====== Data excerpts

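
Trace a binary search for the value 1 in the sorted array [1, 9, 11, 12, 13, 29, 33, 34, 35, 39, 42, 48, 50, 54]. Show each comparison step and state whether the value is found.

Binary search for 1 in [1, 9, 11, 12, 13, 29, 33, 34, 35, 39, 42, 48, 50, 54]:

lo=0, hi=13, mid=6, arr[mid]=33 -> 33 > 1, search left half
lo=0, hi=5, mid=2, arr[mid]=11 -> 11 > 1, search left half
lo=0, hi=1, mid=0, arr[mid]=1 -> Found target at index 0!

Binary search finds 1 at index 0 after 3 comparisons. The search repeatedly halves the search space by comparing with the middle element.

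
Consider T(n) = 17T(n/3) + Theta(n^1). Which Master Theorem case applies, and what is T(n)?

Master Theorem for T(n) = 17T(n/3) + O(n^1):

a = 17, b = 3, c = 1
log_b(a) = log_3(17) = 2.5789

Case 1: c = 1 < log_3(17) = 2.5789
T(n) = O(n^(log_3 17))

For T(n) = 17T(n/3) + O(n^1): log_3(17) = 2.5789. This is Case 1 of the Master Theorem (c < log_b(a), work dominated by leaves), giving O(n^(log_3 17)).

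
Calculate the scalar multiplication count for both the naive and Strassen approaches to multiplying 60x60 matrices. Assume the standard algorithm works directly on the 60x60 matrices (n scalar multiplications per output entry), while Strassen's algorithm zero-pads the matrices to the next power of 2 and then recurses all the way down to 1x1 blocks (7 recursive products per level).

Matrix multiplication for 60x60 matrices:

Strassen's algorithm requires power-of-2 dimensions. Pad 60x60 to 64x64 (next power of 2).

Standard algorithm: 60^3 = 216000 multiplications
Strassen's algorithm: 7^(log2(64)) = 7^6 = 117649 multiplications
Savings: 216000 - 117649 = 98351 multiplications

Standard: 216000 multiplications (60^3). Strassen: 117649 multiplications (7^6, after padding to 64x64). Strassen reduces 8 recursive multiplications to 7 at each level.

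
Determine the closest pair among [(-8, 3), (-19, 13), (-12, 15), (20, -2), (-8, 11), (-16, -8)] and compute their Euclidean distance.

Computing all pairwise distances among 6 points:

d((-8, 3), (-19, 13)) = 14.8661
d((-8, 3), (-12, 15)) = 12.6491
d((-8, 3), (20, -2)) = 28.4429
d((-8, 3), (-8, 11)) = 8.0
d((-8, 3), (-16, -8)) = 13.6015
d((-19, 13), (-12, 15)) = 7.2801
d((-19, 13), (20, -2)) = 41.7852
d((-19, 13), (-8, 11)) = 11.1803
d((-19, 13), (-16, -8)) = 21.2132
d((-12, 15), (20, -2)) = 36.2353
d((-12, 15), (-8, 11)) = 5.6569 <-- minimum
d((-12, 15), (-16, -8)) = 23.3452
d((20, -2), (-8, 11)) = 30.8707
d((20, -2), (-16, -8)) = 36.4966
d((-8, 11), (-16, -8)) = 20.6155

Closest pair: (-12, 15) and (-8, 11) with distance 5.6569

The closest pair is (-12, 15) and (-8, 11) with Euclidean distance 5.6569. For 6 points, brute-force pairwise comparison is shown above. For large n, the divide-and-conquer algorithm (sort by x, recurse on halves, check the dividing strip) achieves O(n log n).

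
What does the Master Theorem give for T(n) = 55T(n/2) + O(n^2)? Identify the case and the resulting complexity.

Master Theorem for T(n) = 55T(n/2) + O(n^2):

a = 55, b = 2, c = 2
log_b(a) = log_2(55) = 5.7814

Case 1: c = 2 < log_2(55) = 5.7814
T(n) = O(n^(log_2 55))

For T(n) = 55T(n/2) + O(n^2): log_2(55) = 5.7814. This is Case 1 of the Master Theorem (c < log_b(a), work dominated by leaves), giving O(n^(log_2 55)).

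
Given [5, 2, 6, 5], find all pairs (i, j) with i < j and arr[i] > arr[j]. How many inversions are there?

Finding inversions in [5, 2, 6, 5]:

(0, 1): arr[0]=5 > arr[1]=2
(2, 3): arr[2]=6 > arr[3]=5

Total inversions: 2

The array has 2 inversion(s): (0,1), (2,3). Each pair (i,j) satisfies i < j and arr[i] > arr[j].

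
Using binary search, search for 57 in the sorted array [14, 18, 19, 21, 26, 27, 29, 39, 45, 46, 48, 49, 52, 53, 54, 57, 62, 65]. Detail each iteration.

Binary search for 57 in [14, 18, 19, 21, 26, 27, 29, 39, 45, 46, 48, 49, 52, 53, 54, 57, 62, 65]:

lo=0, hi=17, mid=8, arr[mid]=45 -> 45 < 57, search right half
lo=9, hi=17, mid=13, arr[mid]=53 -> 53 < 57, search right half
lo=14, hi=17, mid=15, arr[mid]=57 -> Found target at index 15!

Binary search finds 57 at index 15 after 3 comparisons. The search repeatedly halves the search space by comparing with the middle element.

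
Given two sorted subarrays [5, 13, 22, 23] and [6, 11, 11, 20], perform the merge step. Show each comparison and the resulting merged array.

Merging process:

Compare 5 vs 6: take 5 from left. Merged: [5]
Compare 13 vs 6: take 6 from right. Merged: [5, 6]
Compare 13 vs 11: take 11 from right. Merged: [5, 6, 11]
Compare 13 vs 11: take 11 from right. Merged: [5, 6, 11, 11]
Compare 13 vs 20: take 13 from left. Merged: [5, 6, 11, 11, 13]
Compare 22 vs 20: take 20 from right. Merged: [5, 6, 11, 11, 13, 20]
Append remaining from left: [22, 23]. Merged: [5, 6, 11, 11, 13, 20, 22, 23]

Final merged array: [5, 6, 11, 11, 13, 20, 22, 23]
Total comparisons: 6

The merged array is [5, 6, 11, 11, 13, 20, 22, 23], requiring 6 comparisons. The merge step runs in O(n) time where n is the total number of elements.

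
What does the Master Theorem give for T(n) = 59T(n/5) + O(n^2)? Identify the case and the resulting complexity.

Master Theorem for T(n) = 59T(n/5) + O(n^2):

a = 59, b = 5, c = 2
log_b(a) = log_5(59) = 2.5335

Case 1: c = 2 < log_5(59) = 2.5335
T(n) = O(n^(log_5 59))

For T(n) = 59T(n/5) + O(n^2): log_5(59) = 2.5335. This is Case 1 of the Master Theorem (c < log_b(a), work dominated by leaves), giving O(n^(log_5 59)).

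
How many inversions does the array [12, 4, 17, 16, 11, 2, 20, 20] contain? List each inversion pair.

Finding inversions in [12, 4, 17, 16, 11, 2, 20, 20]:

(0, 1): arr[0]=12 > arr[1]=4
(0, 4): arr[0]=12 > arr[4]=11
(0, 5): arr[0]=12 > arr[5]=2
(1, 5): arr[1]=4 > arr[5]=2
(2, 3): arr[2]=17 > arr[3]=16
(2, 4): arr[2]=17 > arr[4]=11
(2, 5): arr[2]=17 > arr[5]=2
(3, 4): arr[3]=16 > arr[4]=11
(3, 5): arr[3]=16 > arr[5]=2
(4, 5): arr[4]=11 > arr[5]=2

Total inversions: 10

The array has 10 inversion(s): (0,1), (0,4), (0,5), (1,5), (2,3), (2,4), (2,5), (3,4), (3,5), (4,5). Each pair (i,j) satisfies i < j and arr[i] > arr[j].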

============

Exercise:
Every entry above needs to be written out again exactly.

Answer box:
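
Trace a binary search for the value 1 in the sorted array [1, 9, 11, 12, 13, 29, 33, 34, 35, 39, 42, 48, 50, 54]. Show each comparison step and state whether the value is found.

Binary search for 1 in [1, 9, 11, 12, 13, 29, 33, 34, 35, 39, 42, 48, 50, 54]:

lo=0, hi=13, mid=6, arr[mid]=33 -> 33 > 1, search left half
lo=0, hi=5, mid=2, arr[mid]=11 -> 11 > 1, search left half
lo=0, hi=1, mid=0, arr[mid]=1 -> Found target at index 0!

Binary search finds 1 at index 0 after 3 comparisons. The search repeatedly halves the search space by comparing with the middle element.

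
Consider T(n) = 17T(n/3) + Theta(n^1). Which Master Theorem case applies, and what is T(n)?

Master Theorem for T(n) = 17T(n/3) + O(n^1):

a = 17, b = 3, c = 1
log_b(a) = log_3(17) = 2.5789

Case 1: c = 1 < log_3(17) = 2.5789
T(n) = O(n^(log_3 17))

For T(n) = 17T(n/3) + O(n^1): log_3(17) = 2.5789. This is Case 1 of the Master Theorem (c < log_b(a), work dominated by leaves), giving O(n^(log_3 17)).

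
Calculate the scalar multiplication count for both the naive and Strassen approaches to multiplying 60x60 matrices. Assume the standard algorithm works directly on the 60x60 matrices (n scalar multiplications per output entry), while Strassen's algorithm zero-pads the matrices to the next power of 2 and then recurses all the way down to 1x1 blocks (7 recursive products per level).

Matrix multiplication for 60x60 matrices:

Strassen's algorithm requires power-of-2 dimensions. Pad 60x60 to 64x64 (next power of 2).

Standard algorithm: 60^3 = 216000 multiplications
Strassen's algorithm: 7^(log2(64)) = 7^6 = 117649 multiplications
Savings: 216000 - 117649 = 98351 multiplications

Standard: 216000 multiplications (60^3). Strassen: 117649 multiplications (7^6, after padding to 64x64). Strassen reduces 8 recursive multiplications to 7 at each level.

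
Determine the closest pair among [(-8, 3), (-19, 13), (-12, 15), (20, -2), (-8, 11), (-16, -8)] and compute their Euclidean distance.

Computing all pairwise distances among 6 points:

d((-8, 3), (-19, 13)) = 14.8661
d((-8, 3), (-12, 15)) = 12.6491
d((-8, 3), (20, -2)) = 28.4429
d((-8, 3), (-8, 11)) = 8.0
d((-8, 3), (-16, -8)) = 13.6015
d((-19, 13), (-12, 15)) = 7.2801
d((-19, 13), (20, -2)) = 41.7852
d((-19, 13), (-8, 11)) = 11.1803
d((-19, 13), (-16, -8)) = 21.2132
d((-12, 15), (20, -2)) = 36.2353
d((-12, 15), (-8, 11)) = 5.6569 <-- minimum
d((-12, 15), (-16, -8)) = 23.3452
d((20, -2), (-8, 11)) = 30.8707
d((20, -2), (-16, -8)) = 36.4966
d((-8, 11), (-16, -8)) = 20.6155

Closest pair: (-12, 15) and (-8, 11) with distance 5.6569

The closest pair is (-12, 15) and (-8, 11) with Euclidean distance 5.6569. For 6 points, brute-force pairwise comparison is shown above. For large n, the divide-and-conquer algorithm (sort by x, recurse on halves, check the dividing strip) achieves O(n log n).

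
What does the Master Theorem give for T(n) = 55T(n/2) + O(n^2)? Identify the case and the resulting complexity.

Master Theorem for T(n) = 55T(n/2) + O(n^2):

a = 55, b = 2, c = 2
log_b(a) = log_2(55) = 5.7814

Case 1: c = 2 < log_2(55) = 5.7814
T(n) = O(n^(log_2 55))

For T(n) = 55T(n/2) + O(n^2): log_2(55) = 5.7814. This is Case 1 of the Master Theorem (c < log_b(a), work dominated by leaves), giving O(n^(log_2 55)).

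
Given [5, 2, 6, 5], find all pairs (i, j) with i < j and arr[i] > arr[j]. How many inversions are there?

Finding inversions in [5, 2, 6, 5]:

(0, 1): arr[0]=5 > arr[1]=2
(2, 3): arr[2]=6 > arr[3]=5

Total inversions: 2

The array has 2 inversion(s): (0,1), (2,3). Each pair (i,j) satisfies i < j and arr[i] > arr[j].

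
Using binary search, search for 57 in the sorted array [14, 18, 19, 21, 26, 27, 29, 39, 45, 46, 48, 49, 52, 53, 54, 57, 62, 65]. Detail each iteration.

Binary search for 57 in [14, 18, 19, 21, 26, 27, 29, 39, 45, 46, 48, 49, 52, 53, 54, 57, 62, 65]:

lo=0, hi=17, mid=8, arr[mid]=45 -> 45 < 57, search right half
lo=9, hi=17, mid=13, arr[mid]=53 -> 53 < 57, search right half
lo=14, hi=17, mid=15, arr[mid]=57 -> Found target at index 15!

Binary search finds 57 at index 15 after 3 comparisons. The search repeatedly halves the search space by comparing with the middle element.

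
Given two sorted subarrays [5, 13, 22, 23] and [6, 11, 11, 20], perform the merge step. Show each comparison and the resulting merged array.

Merging process:

Compare 5 vs 6: take 5 from left. Merged: [5]
Compare 13 vs 6: take 6 from right. Merged: [5, 6]
Compare 13 vs 11: take 11 from right. Merged: [5, 6, 11]
Compare 13 vs 11: take 11 from right. Merged: [5, 6, 11, 11]
Compare 13 vs 20: take 13 from left. Merged: [5, 6, 11, 11, 13]
Compare 22 vs 20: take 20 from right. Merged: [5, 6, 11, 11, 13, 20]
Append remaining from left: [22, 23]. Merged: [5, 6, 11, 11, 13, 20, 22, 23]

Final merged array: [5, 6, 11, 11, 13, 20, 22, 23]
Total comparisons: 6

The merged array is [5, 6, 11, 11, 13, 20, 22, 23], requiring 6 comparisons. The merge step runs in O(n) time where n is the total number of elements.

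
What does the Master Theorem give for T(n) = 59T(n/5) + O(n^2)? Identify the case and the resulting complexity.

Master Theorem for T(n) = 59T(n/5) + O(n^2):

a = 59, b = 5, c = 2
log_b(a) = log_5(59) = 2.5335

Case 1: c = 2 < log_5(59) = 2.5335
T(n) = O(n^(log_5 59))

For T(n) = 59T(n/5) + O(n^2): log_5(59) = 2.5335. This is Case 1 of the Master Theorem (c < log_b(a), work dominated by leaves), giving O(n^(log_5 59)).

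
How many inversions does the array [12, 4, 17, 16, 11, 2, 20, 20] contain? List each inversion pair.

Finding inversions in [12, 4, 17, 16, 11, 2, 20, 20]:

(0, 1): arr[0]=12 > arr[1]=4
(0, 4): arr[0]=12 > arr[4]=11
(0, 5): arr[0]=12 > arr[5]=2
(1, 5): arr[1]=4 > arr[5]=2
(2, 3): arr[2]=17 > arr[3]=16
(2, 4): arr[2]=17 > arr[4]=11
(2, 5): arr[2]=17 > arr[5]=2
(3, 4): arr[3]=16 > arr[4]=11
(3, 5): arr[3]=16 > arr[5]=2
(4, 5): arr[4]=11 > arr[5]=2

Total inversions: 10

The array has 10 inversion(s): (0,1), (0,4), (0,5), (1,5), (2,3), (2,4), (2,5), (3,4), (3,5), (4,5). Each pair (i,j) satisfies i < j and arr[i] > arr[j].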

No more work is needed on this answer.